_Records to process_:
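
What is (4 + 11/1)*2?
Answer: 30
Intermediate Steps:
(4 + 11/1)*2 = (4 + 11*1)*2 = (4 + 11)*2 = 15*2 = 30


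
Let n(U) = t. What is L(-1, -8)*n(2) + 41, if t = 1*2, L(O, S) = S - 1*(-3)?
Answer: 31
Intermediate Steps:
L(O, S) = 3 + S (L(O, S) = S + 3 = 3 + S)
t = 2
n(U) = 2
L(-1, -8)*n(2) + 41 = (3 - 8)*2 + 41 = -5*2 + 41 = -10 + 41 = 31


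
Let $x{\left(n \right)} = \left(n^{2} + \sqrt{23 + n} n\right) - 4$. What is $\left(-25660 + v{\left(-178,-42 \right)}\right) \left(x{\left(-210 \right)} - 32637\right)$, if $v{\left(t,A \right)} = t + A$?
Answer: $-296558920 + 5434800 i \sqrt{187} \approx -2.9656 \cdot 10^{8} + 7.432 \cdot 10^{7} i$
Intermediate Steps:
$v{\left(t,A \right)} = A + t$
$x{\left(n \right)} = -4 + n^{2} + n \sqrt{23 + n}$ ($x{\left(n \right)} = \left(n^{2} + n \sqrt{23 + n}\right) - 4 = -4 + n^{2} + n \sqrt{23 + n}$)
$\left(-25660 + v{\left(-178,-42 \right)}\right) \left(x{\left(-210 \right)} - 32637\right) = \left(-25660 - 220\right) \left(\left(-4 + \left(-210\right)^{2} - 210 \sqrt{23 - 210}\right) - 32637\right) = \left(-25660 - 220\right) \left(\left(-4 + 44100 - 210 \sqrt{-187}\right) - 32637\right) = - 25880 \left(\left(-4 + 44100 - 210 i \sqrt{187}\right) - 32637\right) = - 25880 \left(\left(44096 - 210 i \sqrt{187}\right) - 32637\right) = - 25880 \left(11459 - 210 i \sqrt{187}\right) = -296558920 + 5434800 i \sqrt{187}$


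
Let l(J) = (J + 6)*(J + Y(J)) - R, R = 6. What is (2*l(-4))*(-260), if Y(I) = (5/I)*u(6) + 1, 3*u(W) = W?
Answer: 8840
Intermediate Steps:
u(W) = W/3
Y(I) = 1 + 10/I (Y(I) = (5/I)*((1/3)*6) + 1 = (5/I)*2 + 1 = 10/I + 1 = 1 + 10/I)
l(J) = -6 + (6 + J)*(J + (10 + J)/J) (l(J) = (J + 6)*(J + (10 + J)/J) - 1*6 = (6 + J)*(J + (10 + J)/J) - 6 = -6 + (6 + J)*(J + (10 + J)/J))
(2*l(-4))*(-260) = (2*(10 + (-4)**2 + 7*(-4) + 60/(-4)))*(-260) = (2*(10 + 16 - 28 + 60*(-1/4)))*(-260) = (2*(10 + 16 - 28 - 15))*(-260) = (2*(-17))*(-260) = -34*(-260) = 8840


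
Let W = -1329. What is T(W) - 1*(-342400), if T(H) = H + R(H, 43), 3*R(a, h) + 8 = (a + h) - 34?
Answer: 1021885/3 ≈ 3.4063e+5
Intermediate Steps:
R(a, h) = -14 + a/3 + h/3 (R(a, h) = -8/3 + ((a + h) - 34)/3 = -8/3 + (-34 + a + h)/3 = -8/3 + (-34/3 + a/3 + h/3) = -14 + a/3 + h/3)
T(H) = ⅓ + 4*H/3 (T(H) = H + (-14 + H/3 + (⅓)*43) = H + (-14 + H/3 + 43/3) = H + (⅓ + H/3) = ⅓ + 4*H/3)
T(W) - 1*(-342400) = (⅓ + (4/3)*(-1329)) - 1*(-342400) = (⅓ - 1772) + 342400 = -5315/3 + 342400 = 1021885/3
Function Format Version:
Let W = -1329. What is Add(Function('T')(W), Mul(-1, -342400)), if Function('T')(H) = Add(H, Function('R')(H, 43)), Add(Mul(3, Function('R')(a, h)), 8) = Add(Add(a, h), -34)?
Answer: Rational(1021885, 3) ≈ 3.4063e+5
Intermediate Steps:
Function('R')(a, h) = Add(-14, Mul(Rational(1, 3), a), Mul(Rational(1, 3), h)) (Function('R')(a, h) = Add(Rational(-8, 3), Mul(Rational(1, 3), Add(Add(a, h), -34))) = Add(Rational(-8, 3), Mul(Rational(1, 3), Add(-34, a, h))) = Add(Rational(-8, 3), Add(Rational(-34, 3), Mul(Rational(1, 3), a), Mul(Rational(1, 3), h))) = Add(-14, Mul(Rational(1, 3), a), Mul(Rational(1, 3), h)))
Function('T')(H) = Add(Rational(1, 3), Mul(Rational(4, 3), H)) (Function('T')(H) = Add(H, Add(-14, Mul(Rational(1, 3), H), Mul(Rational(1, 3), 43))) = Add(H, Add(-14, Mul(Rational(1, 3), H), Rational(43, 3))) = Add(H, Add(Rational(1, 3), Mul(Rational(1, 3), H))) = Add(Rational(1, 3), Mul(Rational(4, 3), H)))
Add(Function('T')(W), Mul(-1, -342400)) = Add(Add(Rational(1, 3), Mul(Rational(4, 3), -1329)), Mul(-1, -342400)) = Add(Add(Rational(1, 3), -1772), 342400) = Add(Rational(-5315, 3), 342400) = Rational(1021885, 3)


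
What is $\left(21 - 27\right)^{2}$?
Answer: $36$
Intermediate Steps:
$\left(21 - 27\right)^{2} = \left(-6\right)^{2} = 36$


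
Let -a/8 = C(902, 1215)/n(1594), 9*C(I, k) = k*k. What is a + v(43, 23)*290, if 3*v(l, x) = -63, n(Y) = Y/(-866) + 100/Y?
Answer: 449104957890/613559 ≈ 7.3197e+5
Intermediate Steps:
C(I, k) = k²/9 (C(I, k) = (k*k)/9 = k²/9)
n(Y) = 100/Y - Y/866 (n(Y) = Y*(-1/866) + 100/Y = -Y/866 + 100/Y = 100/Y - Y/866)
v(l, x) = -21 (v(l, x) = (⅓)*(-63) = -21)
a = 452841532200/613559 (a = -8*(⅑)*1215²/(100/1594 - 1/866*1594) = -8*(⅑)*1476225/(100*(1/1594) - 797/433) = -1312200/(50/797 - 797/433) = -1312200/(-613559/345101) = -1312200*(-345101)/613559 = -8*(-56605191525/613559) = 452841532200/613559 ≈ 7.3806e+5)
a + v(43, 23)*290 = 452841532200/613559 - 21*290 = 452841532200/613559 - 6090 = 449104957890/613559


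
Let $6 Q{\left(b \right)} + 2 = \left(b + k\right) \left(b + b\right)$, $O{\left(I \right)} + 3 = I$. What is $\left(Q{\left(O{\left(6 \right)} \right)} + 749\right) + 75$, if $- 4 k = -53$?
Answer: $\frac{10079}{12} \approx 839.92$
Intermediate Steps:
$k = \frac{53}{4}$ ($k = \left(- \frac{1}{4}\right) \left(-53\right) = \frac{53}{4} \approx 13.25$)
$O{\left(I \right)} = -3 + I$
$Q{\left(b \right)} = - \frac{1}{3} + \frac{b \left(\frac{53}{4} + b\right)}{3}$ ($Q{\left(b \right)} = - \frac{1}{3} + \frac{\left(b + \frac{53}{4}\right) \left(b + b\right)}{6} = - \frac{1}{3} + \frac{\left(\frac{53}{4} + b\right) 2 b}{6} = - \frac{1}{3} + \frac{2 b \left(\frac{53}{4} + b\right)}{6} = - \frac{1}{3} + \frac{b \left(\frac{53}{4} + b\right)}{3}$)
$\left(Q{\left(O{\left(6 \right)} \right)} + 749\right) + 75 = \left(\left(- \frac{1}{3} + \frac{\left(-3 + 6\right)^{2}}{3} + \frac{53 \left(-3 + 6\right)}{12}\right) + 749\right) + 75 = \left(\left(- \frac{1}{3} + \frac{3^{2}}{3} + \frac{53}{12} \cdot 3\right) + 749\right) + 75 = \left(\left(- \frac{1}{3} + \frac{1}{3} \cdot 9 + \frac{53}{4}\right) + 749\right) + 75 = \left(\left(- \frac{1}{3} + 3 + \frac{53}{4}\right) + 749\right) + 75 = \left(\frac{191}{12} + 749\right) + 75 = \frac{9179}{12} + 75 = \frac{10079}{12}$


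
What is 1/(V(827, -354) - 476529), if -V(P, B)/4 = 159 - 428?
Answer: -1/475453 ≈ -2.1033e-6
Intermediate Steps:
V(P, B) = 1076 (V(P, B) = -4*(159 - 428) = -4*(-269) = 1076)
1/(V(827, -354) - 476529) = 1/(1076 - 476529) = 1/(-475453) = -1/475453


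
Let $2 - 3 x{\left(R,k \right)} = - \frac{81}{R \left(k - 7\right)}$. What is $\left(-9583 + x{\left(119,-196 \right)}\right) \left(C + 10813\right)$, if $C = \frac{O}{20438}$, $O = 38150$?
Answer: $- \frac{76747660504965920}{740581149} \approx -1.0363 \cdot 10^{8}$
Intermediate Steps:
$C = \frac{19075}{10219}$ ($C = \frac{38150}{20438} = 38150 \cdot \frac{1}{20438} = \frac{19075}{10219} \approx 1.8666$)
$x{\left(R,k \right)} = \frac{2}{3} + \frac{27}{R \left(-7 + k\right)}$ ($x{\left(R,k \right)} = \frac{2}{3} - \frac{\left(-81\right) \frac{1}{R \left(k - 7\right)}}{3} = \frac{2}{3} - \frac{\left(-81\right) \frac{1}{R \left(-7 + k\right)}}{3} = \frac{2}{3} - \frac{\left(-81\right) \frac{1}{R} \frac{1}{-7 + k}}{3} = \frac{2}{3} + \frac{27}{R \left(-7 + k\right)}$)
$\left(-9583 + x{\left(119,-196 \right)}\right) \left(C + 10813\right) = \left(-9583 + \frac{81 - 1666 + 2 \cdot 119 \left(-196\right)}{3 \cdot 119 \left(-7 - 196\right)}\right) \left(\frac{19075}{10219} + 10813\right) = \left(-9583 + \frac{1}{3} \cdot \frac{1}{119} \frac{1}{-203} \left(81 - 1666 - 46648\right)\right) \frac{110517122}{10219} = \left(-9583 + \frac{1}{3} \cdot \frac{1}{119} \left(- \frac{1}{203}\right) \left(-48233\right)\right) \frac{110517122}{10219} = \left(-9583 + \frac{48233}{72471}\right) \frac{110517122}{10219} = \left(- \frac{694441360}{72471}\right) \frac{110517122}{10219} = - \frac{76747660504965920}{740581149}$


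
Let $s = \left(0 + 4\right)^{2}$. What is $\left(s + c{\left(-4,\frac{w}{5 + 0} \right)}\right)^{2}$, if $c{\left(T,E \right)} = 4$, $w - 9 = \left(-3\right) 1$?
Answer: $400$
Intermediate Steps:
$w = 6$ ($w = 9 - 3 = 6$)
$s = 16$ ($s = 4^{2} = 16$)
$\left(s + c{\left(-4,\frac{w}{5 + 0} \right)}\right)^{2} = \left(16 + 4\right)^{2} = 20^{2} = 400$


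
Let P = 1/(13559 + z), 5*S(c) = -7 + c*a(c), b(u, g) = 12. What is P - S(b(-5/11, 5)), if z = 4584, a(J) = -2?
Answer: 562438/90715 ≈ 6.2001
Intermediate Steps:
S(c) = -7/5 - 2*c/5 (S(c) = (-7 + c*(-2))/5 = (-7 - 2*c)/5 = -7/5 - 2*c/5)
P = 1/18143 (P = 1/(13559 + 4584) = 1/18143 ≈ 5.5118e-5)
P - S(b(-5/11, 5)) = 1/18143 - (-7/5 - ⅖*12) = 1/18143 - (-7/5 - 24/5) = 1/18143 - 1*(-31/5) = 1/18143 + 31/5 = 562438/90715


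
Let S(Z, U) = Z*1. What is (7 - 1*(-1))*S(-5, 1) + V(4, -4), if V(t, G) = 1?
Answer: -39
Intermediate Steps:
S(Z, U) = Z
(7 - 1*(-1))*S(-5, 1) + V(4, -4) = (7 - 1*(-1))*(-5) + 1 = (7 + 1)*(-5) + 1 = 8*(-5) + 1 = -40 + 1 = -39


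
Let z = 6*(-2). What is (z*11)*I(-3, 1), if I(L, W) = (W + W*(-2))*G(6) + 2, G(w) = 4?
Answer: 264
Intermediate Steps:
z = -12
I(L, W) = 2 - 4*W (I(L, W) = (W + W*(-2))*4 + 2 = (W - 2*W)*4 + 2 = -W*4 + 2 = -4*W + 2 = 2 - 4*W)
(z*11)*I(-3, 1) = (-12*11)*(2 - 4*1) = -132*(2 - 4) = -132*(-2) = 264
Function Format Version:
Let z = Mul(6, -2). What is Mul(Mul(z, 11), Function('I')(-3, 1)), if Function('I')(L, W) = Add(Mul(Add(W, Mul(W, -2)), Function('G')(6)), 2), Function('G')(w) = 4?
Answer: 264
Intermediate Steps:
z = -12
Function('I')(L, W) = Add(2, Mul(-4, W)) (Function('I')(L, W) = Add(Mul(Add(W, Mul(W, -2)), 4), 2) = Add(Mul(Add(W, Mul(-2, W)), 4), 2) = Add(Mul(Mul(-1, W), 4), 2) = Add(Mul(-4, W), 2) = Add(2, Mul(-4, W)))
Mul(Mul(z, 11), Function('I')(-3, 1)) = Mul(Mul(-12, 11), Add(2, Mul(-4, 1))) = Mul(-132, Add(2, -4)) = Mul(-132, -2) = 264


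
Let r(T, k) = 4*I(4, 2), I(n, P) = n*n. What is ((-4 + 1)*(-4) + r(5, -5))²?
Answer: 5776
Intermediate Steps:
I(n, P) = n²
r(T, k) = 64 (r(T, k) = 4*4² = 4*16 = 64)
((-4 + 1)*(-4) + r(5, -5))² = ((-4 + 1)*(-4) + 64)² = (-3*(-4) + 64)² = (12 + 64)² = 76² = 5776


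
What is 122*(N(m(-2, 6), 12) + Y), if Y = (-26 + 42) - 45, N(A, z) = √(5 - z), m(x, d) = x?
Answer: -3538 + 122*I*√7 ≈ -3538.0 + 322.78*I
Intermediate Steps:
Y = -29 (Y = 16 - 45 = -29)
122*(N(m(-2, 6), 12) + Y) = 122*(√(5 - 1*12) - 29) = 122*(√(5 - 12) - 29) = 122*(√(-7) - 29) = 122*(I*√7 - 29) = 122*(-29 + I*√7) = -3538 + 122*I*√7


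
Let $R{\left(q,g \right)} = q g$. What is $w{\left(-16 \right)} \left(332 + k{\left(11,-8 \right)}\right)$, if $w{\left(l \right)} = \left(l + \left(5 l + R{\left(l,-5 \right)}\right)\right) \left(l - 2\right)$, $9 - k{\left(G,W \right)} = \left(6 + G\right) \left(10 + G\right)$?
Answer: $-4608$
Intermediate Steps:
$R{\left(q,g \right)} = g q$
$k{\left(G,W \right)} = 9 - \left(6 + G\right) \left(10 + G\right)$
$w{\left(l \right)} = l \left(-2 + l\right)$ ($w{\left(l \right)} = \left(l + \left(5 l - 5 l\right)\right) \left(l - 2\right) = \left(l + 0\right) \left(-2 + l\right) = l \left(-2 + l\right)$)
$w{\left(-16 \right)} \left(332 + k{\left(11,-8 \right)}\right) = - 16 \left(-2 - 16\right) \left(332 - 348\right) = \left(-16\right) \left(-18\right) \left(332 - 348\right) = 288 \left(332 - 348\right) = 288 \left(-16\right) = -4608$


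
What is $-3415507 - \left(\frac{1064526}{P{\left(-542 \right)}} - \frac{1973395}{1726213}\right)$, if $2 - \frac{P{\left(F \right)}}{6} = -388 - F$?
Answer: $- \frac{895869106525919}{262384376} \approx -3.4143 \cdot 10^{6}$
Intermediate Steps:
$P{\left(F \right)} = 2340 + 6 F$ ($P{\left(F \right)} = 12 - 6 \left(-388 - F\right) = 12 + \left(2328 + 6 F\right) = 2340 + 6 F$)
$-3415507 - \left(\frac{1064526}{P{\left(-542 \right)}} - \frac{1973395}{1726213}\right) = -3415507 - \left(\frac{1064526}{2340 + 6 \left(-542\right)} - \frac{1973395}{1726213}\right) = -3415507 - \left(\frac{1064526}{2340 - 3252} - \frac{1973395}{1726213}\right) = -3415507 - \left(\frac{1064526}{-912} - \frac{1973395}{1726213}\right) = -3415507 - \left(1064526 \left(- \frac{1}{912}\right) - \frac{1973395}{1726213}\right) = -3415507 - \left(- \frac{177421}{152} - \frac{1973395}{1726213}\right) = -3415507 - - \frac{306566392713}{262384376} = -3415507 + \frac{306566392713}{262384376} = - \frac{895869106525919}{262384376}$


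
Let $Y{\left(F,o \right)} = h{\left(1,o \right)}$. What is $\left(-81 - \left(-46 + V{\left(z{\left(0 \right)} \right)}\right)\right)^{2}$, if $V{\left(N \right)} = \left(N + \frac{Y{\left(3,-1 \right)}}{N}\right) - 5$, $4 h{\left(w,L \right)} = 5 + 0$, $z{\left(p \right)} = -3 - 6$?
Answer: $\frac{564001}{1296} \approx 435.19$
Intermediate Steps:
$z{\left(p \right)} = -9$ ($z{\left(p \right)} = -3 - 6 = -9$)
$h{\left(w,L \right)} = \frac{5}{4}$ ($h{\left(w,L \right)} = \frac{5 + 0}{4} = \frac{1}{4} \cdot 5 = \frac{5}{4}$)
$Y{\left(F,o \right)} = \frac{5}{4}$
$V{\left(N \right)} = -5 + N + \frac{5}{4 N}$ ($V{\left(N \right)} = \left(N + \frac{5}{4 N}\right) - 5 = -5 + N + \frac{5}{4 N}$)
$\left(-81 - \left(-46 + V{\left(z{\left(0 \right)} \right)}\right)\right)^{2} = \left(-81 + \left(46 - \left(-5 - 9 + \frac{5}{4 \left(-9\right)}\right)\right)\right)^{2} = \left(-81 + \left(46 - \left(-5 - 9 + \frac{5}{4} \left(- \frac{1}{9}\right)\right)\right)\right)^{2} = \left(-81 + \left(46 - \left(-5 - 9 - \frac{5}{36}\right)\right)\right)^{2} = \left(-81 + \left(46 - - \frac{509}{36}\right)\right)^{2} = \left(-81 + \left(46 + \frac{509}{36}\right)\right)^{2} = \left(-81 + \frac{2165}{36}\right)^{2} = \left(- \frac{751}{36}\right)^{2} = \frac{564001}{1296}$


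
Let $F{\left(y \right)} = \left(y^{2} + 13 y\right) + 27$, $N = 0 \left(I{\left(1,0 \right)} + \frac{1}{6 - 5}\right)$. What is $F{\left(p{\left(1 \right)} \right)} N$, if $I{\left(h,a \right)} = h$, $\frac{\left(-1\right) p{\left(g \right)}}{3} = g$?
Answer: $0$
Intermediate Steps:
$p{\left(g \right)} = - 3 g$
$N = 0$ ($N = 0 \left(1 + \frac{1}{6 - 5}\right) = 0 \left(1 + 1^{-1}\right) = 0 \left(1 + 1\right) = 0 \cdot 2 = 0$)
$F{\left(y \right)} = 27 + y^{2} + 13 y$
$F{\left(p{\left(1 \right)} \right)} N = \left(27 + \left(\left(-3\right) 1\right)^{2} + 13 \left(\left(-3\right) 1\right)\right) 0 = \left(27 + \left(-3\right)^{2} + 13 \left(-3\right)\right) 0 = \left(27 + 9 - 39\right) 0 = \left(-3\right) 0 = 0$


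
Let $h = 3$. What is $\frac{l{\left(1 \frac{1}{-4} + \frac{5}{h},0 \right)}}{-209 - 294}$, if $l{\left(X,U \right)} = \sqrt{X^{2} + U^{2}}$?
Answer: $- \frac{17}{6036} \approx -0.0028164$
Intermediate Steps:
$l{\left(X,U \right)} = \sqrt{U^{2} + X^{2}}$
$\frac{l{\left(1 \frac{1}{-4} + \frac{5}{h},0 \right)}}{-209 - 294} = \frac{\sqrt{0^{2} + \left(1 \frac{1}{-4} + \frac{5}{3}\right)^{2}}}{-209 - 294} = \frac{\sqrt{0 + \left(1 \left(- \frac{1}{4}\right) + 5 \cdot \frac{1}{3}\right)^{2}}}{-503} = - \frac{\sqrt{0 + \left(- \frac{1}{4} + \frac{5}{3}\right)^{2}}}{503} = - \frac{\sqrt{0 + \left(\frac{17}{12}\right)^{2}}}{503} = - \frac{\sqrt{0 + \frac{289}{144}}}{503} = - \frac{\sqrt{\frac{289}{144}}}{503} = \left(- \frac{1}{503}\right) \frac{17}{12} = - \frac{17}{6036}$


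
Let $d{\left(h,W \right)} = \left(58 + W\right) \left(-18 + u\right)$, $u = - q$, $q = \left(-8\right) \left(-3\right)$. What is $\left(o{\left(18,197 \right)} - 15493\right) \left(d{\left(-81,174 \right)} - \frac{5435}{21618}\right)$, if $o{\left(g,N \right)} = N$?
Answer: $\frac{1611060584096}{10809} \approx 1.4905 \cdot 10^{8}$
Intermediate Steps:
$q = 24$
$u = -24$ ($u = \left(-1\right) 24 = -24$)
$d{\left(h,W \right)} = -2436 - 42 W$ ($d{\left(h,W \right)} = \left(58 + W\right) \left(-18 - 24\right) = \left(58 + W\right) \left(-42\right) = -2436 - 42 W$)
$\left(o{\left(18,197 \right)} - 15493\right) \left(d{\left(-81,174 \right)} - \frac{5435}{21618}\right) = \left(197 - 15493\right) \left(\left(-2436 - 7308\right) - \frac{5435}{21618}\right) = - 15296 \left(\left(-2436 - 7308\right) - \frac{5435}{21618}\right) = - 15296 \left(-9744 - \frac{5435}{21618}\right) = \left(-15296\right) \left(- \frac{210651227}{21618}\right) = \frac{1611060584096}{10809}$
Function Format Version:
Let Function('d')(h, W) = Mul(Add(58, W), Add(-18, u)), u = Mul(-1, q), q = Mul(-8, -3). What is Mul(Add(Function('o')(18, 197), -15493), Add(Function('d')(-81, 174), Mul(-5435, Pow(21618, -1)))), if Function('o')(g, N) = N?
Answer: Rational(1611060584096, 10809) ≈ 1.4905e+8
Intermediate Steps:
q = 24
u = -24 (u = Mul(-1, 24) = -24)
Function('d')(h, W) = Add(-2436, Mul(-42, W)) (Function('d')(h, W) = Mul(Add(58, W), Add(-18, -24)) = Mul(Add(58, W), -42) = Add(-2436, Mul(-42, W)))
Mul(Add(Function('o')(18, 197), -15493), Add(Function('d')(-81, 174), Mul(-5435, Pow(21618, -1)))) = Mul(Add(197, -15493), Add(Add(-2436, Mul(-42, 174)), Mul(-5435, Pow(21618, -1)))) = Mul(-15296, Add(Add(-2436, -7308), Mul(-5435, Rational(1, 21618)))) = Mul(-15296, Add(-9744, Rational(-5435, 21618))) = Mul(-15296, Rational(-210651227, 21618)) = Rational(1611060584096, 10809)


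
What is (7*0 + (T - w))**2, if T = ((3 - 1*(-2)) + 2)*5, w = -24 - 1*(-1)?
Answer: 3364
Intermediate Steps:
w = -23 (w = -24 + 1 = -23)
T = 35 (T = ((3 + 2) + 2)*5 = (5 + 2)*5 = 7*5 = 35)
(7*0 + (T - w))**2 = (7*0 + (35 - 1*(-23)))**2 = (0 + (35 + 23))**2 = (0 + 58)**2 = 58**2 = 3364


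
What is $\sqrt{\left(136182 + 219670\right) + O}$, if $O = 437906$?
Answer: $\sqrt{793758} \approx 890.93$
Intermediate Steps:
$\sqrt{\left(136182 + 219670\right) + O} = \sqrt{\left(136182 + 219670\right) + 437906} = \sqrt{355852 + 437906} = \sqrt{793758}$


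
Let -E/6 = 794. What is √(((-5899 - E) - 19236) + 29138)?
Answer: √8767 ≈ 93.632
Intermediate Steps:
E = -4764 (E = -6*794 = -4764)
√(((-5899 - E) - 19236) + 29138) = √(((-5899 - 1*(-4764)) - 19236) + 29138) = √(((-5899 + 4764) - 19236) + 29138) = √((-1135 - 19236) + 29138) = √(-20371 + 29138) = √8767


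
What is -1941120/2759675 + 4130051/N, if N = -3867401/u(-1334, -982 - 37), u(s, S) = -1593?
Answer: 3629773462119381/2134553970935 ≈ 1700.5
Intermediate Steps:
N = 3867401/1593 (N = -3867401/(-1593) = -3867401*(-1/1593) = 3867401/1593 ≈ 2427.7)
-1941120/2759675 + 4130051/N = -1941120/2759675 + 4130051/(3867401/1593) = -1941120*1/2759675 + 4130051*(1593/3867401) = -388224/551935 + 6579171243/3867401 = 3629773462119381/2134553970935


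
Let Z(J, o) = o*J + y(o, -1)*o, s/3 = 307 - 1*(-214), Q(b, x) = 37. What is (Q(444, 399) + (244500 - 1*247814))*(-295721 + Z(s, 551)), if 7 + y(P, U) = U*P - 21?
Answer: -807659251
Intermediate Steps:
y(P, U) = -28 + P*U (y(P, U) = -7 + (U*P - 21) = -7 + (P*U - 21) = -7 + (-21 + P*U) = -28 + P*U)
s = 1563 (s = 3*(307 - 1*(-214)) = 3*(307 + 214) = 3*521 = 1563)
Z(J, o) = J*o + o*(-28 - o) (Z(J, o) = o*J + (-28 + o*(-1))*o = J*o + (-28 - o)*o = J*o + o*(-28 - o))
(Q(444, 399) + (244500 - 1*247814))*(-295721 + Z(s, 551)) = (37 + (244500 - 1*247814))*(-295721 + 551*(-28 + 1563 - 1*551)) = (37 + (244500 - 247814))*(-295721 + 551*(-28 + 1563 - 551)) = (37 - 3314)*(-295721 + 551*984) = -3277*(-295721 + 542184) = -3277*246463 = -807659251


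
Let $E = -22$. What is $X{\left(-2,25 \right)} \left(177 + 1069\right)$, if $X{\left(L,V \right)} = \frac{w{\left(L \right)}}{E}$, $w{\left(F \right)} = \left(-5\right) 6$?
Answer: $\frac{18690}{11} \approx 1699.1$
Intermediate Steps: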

_Exercise requirements_: Please give an exact copy of the entries above, from the line with "Answer: 1021885/3 ≈ 3.4063e+5" down to the line with "Answer: Rational(1021885, 3) ≈ 3.4063e+5", inclusive, and nothing else.

_Exercise answer_:
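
Answer: 1021885/3 ≈ 3.4063e+5
Intermediate Steps:
R(a, h) = -14 + a/3 + h/3 (R(a, h) = -8/3 + ((a + h) - 34)/3 = -8/3 + (-34 + a + h)/3 = -8/3 + (-34/3 + a/3 + h/3) = -14 + a/3 + h/3)
T(H) = ⅓ + 4*H/3 (T(H) = H + (-14 + H/3 + (⅓)*43) = H + (-14 + H/3 + 43/3) = H + (⅓ + H/3) = ⅓ + 4*H/3)
T(W) - 1*(-342400) = (⅓ + (4/3)*(-1329)) - 1*(-342400) = (⅓ - 1772) + 342400 = -5315/3 + 342400 = 1021885/3
Function Format Version:
Let W = -1329. What is Add(Function('T')(W), Mul(-1, -342400)), if Function('T')(H) = Add(H, Function('R')(H, 43)), Add(Mul(3, Function('R')(a, h)), 8) = Add(Add(a, h), -34)?
Answer: Rational(1021885, 3) ≈ 3.4063e+5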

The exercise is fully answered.